_TASK STATEMENT_: Among the lines below, copy exactly those from the one with "0.46. Ties are broken in favour of acceptance." through the one with "Partner 1 and", counting both ends.

Extracted records:
[Start of section]

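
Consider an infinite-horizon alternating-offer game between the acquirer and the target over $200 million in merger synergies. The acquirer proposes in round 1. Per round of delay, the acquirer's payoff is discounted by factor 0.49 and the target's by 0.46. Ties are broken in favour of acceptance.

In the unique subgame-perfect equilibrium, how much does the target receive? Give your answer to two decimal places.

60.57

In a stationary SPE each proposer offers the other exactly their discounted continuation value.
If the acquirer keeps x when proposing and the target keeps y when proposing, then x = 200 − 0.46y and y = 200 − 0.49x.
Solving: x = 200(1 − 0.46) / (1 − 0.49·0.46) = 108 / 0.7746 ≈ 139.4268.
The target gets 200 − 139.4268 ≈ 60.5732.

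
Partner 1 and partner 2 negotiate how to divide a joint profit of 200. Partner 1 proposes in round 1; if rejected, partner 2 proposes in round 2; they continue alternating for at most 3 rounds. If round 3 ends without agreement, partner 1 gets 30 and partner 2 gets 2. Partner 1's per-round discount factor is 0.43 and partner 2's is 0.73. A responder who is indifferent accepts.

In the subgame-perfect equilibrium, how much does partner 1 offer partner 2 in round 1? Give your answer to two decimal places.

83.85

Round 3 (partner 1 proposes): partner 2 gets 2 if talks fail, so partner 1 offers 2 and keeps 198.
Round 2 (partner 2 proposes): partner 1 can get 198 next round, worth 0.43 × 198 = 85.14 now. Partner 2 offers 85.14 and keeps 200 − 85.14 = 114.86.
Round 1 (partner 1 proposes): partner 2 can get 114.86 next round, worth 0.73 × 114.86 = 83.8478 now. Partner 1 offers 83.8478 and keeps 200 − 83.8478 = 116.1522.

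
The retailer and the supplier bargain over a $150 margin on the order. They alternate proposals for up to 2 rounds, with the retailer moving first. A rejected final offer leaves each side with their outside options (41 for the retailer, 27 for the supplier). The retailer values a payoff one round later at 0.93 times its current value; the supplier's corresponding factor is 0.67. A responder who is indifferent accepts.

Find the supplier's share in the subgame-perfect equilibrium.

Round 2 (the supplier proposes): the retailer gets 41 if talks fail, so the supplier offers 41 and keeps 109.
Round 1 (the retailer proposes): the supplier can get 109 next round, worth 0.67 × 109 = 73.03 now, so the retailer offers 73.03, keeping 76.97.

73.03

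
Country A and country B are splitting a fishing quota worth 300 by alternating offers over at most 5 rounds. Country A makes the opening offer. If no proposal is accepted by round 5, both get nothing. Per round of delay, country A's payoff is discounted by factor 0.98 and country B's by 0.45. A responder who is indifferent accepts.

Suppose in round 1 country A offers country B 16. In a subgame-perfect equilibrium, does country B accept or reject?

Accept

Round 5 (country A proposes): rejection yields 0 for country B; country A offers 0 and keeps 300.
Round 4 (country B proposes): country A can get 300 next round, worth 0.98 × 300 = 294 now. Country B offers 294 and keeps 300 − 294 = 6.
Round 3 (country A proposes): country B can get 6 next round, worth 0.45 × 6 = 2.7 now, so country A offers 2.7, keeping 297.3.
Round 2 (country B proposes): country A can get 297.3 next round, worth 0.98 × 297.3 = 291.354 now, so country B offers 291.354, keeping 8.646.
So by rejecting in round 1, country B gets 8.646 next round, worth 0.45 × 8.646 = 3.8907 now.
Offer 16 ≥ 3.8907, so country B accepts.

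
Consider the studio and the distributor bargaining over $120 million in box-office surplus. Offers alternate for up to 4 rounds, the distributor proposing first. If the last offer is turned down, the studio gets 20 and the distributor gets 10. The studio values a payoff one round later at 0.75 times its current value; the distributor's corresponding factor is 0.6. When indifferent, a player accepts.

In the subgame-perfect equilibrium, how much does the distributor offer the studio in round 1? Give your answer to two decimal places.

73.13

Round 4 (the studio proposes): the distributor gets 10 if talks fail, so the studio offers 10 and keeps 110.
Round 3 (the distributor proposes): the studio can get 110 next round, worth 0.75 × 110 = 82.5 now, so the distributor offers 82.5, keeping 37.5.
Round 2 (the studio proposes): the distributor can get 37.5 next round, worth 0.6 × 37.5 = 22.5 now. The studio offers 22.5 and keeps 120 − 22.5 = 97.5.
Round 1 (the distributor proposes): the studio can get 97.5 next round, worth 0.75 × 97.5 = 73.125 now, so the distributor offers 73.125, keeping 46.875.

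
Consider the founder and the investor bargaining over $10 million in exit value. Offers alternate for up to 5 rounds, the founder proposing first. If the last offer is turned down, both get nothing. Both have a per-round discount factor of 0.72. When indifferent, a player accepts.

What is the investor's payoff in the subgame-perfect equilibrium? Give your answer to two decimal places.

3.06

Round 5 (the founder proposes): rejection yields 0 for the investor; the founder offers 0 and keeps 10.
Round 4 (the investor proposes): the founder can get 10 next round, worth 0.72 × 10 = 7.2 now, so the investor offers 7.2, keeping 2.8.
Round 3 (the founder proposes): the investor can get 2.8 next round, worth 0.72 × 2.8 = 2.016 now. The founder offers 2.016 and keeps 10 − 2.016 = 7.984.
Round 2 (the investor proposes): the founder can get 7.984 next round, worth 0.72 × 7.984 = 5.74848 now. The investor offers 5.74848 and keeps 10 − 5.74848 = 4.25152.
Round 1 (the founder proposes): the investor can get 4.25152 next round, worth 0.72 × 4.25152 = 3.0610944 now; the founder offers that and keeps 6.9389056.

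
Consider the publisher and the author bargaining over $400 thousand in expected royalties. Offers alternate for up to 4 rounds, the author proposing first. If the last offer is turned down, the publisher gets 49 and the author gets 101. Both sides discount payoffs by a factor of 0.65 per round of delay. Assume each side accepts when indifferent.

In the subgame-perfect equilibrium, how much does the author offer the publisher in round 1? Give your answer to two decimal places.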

[End of section]
[Start of section]

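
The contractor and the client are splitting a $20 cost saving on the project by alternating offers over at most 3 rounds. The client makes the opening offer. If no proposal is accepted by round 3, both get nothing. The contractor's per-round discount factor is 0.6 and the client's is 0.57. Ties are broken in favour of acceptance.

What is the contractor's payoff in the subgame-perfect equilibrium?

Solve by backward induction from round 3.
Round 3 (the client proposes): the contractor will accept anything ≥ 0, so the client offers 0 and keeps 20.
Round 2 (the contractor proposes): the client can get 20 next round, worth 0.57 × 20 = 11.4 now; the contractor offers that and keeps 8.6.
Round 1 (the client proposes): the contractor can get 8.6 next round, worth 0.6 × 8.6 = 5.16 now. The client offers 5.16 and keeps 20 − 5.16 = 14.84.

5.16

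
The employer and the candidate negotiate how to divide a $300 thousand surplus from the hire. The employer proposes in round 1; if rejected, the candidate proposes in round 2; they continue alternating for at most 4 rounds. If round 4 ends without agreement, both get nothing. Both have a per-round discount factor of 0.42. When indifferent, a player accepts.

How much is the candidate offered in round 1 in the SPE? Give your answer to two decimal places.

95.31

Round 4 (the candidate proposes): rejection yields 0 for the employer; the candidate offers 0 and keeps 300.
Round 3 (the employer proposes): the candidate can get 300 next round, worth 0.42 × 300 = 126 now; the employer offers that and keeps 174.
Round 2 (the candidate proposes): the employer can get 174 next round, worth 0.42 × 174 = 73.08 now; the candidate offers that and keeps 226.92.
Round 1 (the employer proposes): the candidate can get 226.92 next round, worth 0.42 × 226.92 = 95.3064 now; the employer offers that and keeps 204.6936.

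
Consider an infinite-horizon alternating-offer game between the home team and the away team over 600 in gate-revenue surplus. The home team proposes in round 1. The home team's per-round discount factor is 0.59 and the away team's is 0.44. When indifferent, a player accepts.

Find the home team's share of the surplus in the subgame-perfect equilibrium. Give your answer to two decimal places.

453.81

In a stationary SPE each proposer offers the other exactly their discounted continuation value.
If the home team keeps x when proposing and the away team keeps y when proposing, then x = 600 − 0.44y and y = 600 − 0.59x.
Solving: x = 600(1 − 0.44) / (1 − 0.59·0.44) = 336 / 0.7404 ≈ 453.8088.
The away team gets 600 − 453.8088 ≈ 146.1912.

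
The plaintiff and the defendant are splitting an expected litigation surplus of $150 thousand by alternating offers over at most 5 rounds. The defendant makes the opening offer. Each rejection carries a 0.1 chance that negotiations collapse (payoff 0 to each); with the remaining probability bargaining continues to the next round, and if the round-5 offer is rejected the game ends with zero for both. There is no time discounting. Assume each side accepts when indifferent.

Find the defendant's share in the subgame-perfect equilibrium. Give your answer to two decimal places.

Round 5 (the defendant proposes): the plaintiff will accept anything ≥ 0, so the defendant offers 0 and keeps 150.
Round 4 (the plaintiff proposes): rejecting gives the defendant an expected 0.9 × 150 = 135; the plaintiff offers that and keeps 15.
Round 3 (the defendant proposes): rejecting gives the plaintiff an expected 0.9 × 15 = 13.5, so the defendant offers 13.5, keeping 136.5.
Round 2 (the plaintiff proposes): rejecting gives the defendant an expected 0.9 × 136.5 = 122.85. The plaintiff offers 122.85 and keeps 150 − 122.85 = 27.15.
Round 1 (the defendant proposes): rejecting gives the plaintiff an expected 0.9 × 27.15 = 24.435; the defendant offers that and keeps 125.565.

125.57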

[End of section]

_COMPLETED EXERCISE_:
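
Consider an infinite-horizon alternating-offer game between the acquirer and the target over $200 million in merger synergies. The acquirer proposes in round 1. Per round of delay, the acquirer's payoff is discounted by factor 0.49 and the target's by 0.46. Ties are broken in favour of acceptance.

In the unique subgame-perfect equilibrium, how much does the target receive? Give your answer to two decimal places.

60.57

In a stationary SPE each proposer offers the other exactly their discounted continuation value.
If the acquirer keeps x when proposing and the target keeps y when proposing, then x = 200 − 0.46y and y = 200 − 0.49x.
Solving: x = 200(1 − 0.46) / (1 − 0.49·0.46) = 108 / 0.7746 ≈ 139.4268.
The target gets 200 − 139.4268 ≈ 60.5732.

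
Partner 1 and partner 2 negotiate how to divide a joint profit of 200. Partner 1 proposes in round 1; if rejected, partner 2 proposes in round 2; they continue alternating for at most 3 rounds. If round 3 ends without agreement, partner 1 gets 30 and partner 2 gets 2. Partner 1's per-round discount factor is 0.43 and partner 2's is 0.73. A responder who is indifferent accepts.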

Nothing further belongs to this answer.